Reproduce the data word for word, keeping every line complete.

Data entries
....................
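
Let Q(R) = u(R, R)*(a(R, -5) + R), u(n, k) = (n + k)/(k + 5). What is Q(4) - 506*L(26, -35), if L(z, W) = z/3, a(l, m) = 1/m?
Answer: -197188/45 ≈ -4382.0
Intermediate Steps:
u(n, k) = (k + n)/(5 + k)
L(z, W) = z/3 (L(z, W) = z*(1/3) = z/3)
Q(R) = 2*R*(-1/5 + R)/(5 + R) (Q(R) = ((R + R)/(5 + R))*(1/(-5) + R) = ((2*R)/(5 + R))*(-1/5 + R) = (2*R/(5 + R))*(-1/5 + R) = 2*R*(-1/5 + R)/(5 + R))
Q(4) - 506*L(26, -35) = (2/5)*4*(-1 + 5*4)/(5 + 4) - 506*26/3 = (2/5)*4*(-1 + 20)/9 - 506*26/3 = (2/5)*4*(1/9)*19 - 13156/3 = 152/45 - 13156/3 = -197188/45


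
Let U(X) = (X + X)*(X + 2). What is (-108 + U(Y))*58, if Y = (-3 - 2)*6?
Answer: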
....................
* Expected answer *
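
Let Q(R) = u(R, R)*(a(R, -5) + R), u(n, k) = (n + k)/(k + 5). What is Q(4) - 506*L(26, -35), if L(z, W) = z/3, a(l, m) = 1/m?
Answer: -197188/45 ≈ -4382.0
Intermediate Steps:
u(n, k) = (k + n)/(5 + k)
L(z, W) = z/3 (L(z, W) = z*(1/3) = z/3)
Q(R) = 2*R*(-1/5 + R)/(5 + R) (Q(R) = ((R + R)/(5 + R))*(1/(-5) + R) = ((2*R)/(5 + R))*(-1/5 + R) = (2*R/(5 + R))*(-1/5 + R) = 2*R*(-1/5 + R)/(5 + R))
Q(4) - 506*L(26, -35) = (2/5)*4*(-1 + 5*4)/(5 + 4) - 506*26/3 = (2/5)*4*(-1 + 20)/9 - 506*26/3 = (2/5)*4*(1/9)*19 - 13156/3 = 152/45 - 13156/3 = -197188/45


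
Let U(X) = (X + X)*(X + 2). What is (-108 + U(Y))*58, if Y = (-3 - 2)*6?
Answer: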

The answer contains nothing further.